» **How to complete this task**: Word for word, set down every line of the entries below from the line with "If Player I plays A: 6" to the line with "-5], [-6, -12, -7]]", including both, and no other line.
Segment Start: Recorded data
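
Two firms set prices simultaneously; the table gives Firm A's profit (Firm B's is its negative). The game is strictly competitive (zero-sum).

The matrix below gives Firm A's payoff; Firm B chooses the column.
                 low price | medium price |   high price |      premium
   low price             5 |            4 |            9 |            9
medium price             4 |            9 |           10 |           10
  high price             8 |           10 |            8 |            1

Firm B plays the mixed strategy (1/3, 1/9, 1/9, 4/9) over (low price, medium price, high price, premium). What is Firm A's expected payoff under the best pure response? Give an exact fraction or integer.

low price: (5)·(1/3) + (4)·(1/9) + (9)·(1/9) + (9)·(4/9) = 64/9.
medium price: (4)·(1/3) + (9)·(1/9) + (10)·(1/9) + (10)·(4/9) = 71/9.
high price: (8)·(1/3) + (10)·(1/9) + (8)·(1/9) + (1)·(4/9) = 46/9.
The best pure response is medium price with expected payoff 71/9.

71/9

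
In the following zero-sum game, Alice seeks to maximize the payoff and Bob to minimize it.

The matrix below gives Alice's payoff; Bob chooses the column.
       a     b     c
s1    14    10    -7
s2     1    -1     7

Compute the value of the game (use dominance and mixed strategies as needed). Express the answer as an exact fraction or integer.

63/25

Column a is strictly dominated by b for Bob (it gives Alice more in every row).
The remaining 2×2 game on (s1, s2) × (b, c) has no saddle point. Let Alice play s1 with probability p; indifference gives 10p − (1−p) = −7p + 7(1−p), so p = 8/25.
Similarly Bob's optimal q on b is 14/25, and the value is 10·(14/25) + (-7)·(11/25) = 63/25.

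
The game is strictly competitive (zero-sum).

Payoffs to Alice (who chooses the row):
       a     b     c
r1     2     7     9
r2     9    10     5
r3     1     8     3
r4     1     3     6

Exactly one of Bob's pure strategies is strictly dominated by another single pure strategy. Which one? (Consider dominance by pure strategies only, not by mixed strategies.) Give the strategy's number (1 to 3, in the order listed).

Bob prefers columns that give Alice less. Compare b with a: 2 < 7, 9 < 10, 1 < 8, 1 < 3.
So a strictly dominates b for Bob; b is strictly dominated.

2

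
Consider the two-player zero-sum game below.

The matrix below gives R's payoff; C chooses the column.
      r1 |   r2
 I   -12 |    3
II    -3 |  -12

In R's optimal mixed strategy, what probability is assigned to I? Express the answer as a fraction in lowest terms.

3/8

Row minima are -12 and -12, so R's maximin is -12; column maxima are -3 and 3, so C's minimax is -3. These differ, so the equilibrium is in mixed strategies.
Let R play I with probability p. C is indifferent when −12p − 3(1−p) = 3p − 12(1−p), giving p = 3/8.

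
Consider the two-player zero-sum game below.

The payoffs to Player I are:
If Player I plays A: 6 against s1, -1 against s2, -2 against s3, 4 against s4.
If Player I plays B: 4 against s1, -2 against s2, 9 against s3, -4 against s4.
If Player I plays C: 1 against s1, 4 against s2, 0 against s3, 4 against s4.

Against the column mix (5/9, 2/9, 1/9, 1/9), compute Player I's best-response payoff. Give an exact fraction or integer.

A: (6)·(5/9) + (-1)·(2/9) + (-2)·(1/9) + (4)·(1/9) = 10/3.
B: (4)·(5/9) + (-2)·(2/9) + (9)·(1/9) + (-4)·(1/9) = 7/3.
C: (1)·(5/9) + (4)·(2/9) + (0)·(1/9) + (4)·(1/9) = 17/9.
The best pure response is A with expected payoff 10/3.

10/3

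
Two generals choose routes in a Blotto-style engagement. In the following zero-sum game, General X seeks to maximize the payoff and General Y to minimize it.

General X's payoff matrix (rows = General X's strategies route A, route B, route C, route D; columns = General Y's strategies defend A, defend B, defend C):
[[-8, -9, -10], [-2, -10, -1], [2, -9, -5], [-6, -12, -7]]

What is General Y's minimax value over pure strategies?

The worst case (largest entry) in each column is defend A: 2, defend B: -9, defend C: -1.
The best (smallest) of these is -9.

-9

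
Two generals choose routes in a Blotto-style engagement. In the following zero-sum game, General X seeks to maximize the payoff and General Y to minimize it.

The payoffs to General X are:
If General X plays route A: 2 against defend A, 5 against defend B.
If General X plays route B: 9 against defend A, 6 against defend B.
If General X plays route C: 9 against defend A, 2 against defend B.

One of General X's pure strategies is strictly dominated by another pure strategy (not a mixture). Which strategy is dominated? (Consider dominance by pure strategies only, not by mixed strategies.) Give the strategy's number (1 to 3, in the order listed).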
Segment End: Recorded data
» **Worked solution**:
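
If Player I plays A: 6 against s1, -1 against s2, -2 against s3, 4 against s4.
If Player I plays B: 4 against s1, -2 against s2, 9 against s3, -4 against s4.
If Player I plays C: 1 against s1, 4 against s2, 0 against s3, 4 against s4.

Against the column mix (5/9, 2/9, 1/9, 1/9), compute Player I's best-response payoff. Give an exact fraction or integer.

A: (6)·(5/9) + (-1)·(2/9) + (-2)·(1/9) + (4)·(1/9) = 10/3.
B: (4)·(5/9) + (-2)·(2/9) + (9)·(1/9) + (-4)·(1/9) = 7/3.
C: (1)·(5/9) + (4)·(2/9) + (0)·(1/9) + (4)·(1/9) = 17/9.
The best pure response is A with expected payoff 10/3.

10/3

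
Two generals choose routes in a Blotto-style engagement. In the following zero-sum game, General X seeks to maximize the payoff and General Y to minimize it.

General X's payoff matrix (rows = General X's strategies route A, route B, route C, route D; columns = General Y's strategies defend A, defend B, defend C):
[[-8, -9, -10], [-2, -10, -1], [2, -9, -5], [-6, -12, -7]]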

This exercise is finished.